Copy out each line of the data that holds the string "aligned".

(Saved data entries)
= = =

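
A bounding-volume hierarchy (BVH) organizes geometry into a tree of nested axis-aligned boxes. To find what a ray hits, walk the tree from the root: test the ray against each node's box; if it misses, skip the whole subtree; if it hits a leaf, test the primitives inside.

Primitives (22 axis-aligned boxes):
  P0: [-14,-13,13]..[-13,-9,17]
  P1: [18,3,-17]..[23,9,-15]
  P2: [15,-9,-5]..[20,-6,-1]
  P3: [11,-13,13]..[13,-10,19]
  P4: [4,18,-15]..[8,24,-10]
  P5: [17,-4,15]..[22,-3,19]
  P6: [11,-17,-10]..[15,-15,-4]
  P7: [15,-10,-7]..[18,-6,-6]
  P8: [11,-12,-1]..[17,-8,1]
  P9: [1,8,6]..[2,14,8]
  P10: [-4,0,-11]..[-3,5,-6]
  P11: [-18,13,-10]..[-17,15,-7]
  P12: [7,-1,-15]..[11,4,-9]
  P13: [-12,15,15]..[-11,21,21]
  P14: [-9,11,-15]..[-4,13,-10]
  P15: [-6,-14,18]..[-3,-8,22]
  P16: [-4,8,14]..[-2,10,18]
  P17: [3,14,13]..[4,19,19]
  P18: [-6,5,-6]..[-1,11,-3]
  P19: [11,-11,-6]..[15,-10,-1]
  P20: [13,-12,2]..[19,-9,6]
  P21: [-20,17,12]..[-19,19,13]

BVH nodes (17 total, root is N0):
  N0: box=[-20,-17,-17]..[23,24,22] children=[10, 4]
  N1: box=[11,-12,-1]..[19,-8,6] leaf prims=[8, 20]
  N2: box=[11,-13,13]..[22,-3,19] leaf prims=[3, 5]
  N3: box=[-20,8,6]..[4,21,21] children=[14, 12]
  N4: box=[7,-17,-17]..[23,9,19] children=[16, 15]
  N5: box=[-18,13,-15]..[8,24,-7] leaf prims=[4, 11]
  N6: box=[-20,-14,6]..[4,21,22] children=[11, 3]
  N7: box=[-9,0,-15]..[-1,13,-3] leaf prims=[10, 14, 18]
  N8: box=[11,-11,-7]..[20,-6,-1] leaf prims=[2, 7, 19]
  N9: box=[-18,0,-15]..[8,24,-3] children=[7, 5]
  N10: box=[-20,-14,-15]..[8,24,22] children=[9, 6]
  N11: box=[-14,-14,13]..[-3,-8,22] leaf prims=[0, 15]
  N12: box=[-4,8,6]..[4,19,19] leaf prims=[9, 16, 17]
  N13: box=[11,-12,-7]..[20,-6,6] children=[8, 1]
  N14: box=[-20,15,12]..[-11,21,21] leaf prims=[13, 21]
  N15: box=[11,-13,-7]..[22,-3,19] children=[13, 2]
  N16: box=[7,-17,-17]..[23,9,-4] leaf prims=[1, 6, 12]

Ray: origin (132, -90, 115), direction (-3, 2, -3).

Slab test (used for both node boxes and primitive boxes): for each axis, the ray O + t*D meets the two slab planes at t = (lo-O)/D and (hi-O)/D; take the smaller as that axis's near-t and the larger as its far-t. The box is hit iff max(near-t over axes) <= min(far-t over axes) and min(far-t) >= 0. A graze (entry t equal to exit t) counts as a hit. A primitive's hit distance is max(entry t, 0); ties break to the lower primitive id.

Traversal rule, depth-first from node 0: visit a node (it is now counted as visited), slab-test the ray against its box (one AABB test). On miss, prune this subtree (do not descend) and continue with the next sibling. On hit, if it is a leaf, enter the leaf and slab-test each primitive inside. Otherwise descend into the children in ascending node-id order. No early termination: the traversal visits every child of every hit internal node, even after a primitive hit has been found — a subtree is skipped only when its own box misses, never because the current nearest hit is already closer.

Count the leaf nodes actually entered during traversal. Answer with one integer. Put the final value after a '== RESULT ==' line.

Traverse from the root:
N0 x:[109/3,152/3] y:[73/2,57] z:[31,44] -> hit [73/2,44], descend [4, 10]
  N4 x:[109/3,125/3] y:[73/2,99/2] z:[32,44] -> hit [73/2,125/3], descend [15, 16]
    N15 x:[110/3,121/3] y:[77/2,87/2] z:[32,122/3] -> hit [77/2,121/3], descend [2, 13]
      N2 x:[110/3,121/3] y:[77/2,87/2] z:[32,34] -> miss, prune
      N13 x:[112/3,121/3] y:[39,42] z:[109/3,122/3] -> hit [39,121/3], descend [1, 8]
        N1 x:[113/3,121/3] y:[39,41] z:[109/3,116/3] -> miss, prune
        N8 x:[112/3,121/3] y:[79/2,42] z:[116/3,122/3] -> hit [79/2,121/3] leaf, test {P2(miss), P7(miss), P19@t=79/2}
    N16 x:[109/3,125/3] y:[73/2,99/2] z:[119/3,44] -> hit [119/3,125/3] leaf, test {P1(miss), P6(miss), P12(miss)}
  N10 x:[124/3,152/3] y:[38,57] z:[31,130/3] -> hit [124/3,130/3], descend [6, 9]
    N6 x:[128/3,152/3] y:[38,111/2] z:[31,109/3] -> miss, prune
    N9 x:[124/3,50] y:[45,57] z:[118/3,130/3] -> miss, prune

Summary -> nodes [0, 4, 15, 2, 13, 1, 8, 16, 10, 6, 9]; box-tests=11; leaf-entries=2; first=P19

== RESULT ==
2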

= = =

Result of the task:
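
A bounding-volume hierarchy (BVH) organizes geometry into a tree of nested axis-aligned boxes. To find what a ray hits, walk the tree from the root: test the ray against each node's box; if it misses, skip the whole subtree; if it hits a leaf, test the primitives inside.
Primitives (22 axis-aligned boxes):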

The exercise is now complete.